What you have to do.
From the line that includes "In Tamofi, syllables" to the last line of the records, inclusive, repeat each line exactly.

** Task data follows **

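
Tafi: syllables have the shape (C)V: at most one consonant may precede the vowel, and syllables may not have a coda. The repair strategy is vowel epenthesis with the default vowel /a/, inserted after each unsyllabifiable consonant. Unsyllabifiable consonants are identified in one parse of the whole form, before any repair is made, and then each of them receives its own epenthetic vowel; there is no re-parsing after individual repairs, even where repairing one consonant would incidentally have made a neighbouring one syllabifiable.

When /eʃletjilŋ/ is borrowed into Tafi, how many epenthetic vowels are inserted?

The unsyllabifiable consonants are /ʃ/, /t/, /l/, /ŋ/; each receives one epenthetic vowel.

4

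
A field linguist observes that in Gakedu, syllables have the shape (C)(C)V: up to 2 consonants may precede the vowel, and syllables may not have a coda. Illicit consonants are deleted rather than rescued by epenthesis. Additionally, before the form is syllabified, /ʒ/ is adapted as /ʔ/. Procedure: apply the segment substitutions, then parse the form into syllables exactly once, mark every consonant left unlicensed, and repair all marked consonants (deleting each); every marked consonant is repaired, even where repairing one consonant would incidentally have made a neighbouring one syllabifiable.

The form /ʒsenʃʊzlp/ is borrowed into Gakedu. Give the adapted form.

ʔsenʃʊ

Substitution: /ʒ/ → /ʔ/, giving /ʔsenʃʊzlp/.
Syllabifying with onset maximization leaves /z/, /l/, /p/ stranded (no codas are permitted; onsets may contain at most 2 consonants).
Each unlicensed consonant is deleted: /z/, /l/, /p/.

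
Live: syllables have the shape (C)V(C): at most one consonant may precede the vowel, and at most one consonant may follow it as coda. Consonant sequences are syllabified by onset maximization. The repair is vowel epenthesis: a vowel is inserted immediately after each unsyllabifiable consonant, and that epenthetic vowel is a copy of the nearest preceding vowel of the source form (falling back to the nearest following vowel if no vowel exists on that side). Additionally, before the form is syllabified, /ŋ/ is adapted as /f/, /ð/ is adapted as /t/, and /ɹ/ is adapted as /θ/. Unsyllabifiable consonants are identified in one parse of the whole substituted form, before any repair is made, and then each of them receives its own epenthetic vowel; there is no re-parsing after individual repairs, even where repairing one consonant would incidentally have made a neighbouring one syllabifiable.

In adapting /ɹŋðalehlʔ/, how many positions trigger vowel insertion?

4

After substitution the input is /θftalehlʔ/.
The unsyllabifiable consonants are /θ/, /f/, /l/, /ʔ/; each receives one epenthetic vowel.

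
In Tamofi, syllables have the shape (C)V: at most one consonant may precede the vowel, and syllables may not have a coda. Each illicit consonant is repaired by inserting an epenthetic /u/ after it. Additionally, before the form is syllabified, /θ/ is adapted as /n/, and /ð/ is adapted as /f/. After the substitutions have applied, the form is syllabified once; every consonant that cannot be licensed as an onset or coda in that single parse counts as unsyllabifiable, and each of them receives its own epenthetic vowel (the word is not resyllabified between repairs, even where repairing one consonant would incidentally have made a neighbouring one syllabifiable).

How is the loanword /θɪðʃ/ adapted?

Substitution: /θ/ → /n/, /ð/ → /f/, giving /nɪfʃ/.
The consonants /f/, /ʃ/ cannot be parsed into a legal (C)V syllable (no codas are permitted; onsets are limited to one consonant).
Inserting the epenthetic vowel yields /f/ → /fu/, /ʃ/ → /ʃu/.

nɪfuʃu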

** End of Task data **

Task answer.
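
In Tamofi, syllables have the shape (C)V: at most one consonant may precede the vowel, and syllables may not have a coda. Each illicit consonant is repaired by inserting an epenthetic /u/ after it. Additionally, before the form is syllabified, /θ/ is adapted as /n/, and /ð/ is adapted as /f/. After the substitutions have applied, the form is syllabified once; every consonant that cannot be licensed as an onset or coda in that single parse counts as unsyllabifiable, and each of them receives its own epenthetic vowel (the word is not resyllabified between repairs, even where repairing one consonant would incidentally have made a neighbouring one syllabifiable).

How is the loanword /θɪðʃ/ adapted?

Substitution: /θ/ → /n/, /ð/ → /f/, giving /nɪfʃ/.
The consonants /f/, /ʃ/ cannot be parsed into a legal (C)V syllable (no codas are permitted; onsets are limited to one consonant).
Inserting the epenthetic vowel yields /f/ → /fu/, /ʃ/ → /ʃu/.

nɪfuʃu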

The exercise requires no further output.